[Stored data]

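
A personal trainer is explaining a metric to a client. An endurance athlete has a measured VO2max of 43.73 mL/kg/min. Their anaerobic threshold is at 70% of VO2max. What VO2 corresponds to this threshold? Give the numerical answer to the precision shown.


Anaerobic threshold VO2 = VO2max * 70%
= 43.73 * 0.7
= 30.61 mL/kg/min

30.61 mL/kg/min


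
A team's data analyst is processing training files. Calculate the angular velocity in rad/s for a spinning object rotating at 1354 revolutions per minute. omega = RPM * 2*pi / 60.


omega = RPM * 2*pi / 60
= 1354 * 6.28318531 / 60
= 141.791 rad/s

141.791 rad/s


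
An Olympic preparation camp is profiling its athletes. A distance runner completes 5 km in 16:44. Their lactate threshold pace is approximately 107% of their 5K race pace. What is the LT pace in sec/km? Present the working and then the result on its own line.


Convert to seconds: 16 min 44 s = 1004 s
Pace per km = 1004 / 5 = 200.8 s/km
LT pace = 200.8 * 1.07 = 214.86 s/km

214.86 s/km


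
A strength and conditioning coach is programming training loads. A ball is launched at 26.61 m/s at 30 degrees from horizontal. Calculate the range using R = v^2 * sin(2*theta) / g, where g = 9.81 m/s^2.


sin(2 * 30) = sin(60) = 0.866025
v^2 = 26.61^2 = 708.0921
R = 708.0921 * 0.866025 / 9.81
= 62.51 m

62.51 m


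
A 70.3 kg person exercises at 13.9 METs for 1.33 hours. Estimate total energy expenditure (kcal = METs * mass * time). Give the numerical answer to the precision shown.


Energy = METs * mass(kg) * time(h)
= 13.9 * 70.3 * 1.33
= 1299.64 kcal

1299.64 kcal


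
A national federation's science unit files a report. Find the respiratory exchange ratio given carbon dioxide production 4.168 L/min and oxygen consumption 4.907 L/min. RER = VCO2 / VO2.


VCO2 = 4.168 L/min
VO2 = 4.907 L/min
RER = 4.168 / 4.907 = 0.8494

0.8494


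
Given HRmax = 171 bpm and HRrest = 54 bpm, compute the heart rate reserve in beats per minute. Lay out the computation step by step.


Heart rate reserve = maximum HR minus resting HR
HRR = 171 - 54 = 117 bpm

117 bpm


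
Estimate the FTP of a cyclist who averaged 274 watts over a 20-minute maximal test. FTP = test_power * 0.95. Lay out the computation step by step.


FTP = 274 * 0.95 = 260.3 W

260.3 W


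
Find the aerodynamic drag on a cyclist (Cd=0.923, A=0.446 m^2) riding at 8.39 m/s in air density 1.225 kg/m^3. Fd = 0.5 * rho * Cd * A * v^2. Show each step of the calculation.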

## What is needed
Nothing in the records may be left out; transcribe all of them exactly.

## Task answer
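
A personal trainer is explaining a metric to a client. An endurance athlete has a measured VO2max of 43.73 mL/kg/min. Their anaerobic threshold is at 70% of VO2max. What VO2 corresponds to this threshold? Give the numerical answer to the precision shown.


Anaerobic threshold VO2 = VO2max * 70%
= 43.73 * 0.7
= 30.61 mL/kg/min

30.61 mL/kg/min


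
A team's data analyst is processing training files. Calculate the angular velocity in rad/s for a spinning object rotating at 1354 revolutions per minute. omega = RPM * 2*pi / 60.


omega = RPM * 2*pi / 60
= 1354 * 6.28318531 / 60
= 141.791 rad/s

141.791 rad/s


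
An Olympic preparation camp is profiling its athletes. A distance runner completes 5 km in 16:44. Their lactate threshold pace is approximately 107% of their 5K race pace. What is the LT pace in sec/km? Present the working and then the result on its own line.


Convert to seconds: 16 min 44 s = 1004 s
Pace per km = 1004 / 5 = 200.8 s/km
LT pace = 200.8 * 1.07 = 214.86 s/km

214.86 s/km


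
A strength and conditioning coach is programming training loads. A ball is launched at 26.61 m/s at 30 degrees from horizontal. Calculate the range using R = v^2 * sin(2*theta) / g, where g = 9.81 m/s^2.


sin(2 * 30) = sin(60) = 0.866025
v^2 = 26.61^2 = 708.0921
R = 708.0921 * 0.866025 / 9.81
= 62.51 m

62.51 m


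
A 70.3 kg person exercises at 13.9 METs for 1.33 hours. Estimate total energy expenditure (kcal = METs * mass * time). Give the numerical answer to the precision shown.


Energy = METs * mass(kg) * time(h)
= 13.9 * 70.3 * 1.33
= 1299.64 kcal

1299.64 kcal


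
A national federation's science unit files a report. Find the respiratory exchange ratio given carbon dioxide production 4.168 L/min and oxygen consumption 4.907 L/min. RER = VCO2 / VO2.


VCO2 = 4.168 L/min
VO2 = 4.907 L/min
RER = 4.168 / 4.907 = 0.8494

0.8494


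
Given HRmax = 171 bpm and HRrest = 54 bpm, compute the heart rate reserve in beats per minute. Lay out the computation step by step.


Heart rate reserve = maximum HR minus resting HR
HRR = 171 - 54 = 117 bpm

117 bpm


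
Estimate the FTP of a cyclist who averaged 274 watts over a 20-minute maximal test. FTP = test_power * 0.95. Lay out the computation step by step.


FTP = 274 * 0.95 = 260.3 W

260.3 W


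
Find the aerodynamic drag on a cyclist (Cd=0.923, A=0.446 m^2) riding at 8.39 m/s in air density 1.225 kg/m^3. Fd = 0.5 * rho * Cd * A * v^2. Show each step of the calculation.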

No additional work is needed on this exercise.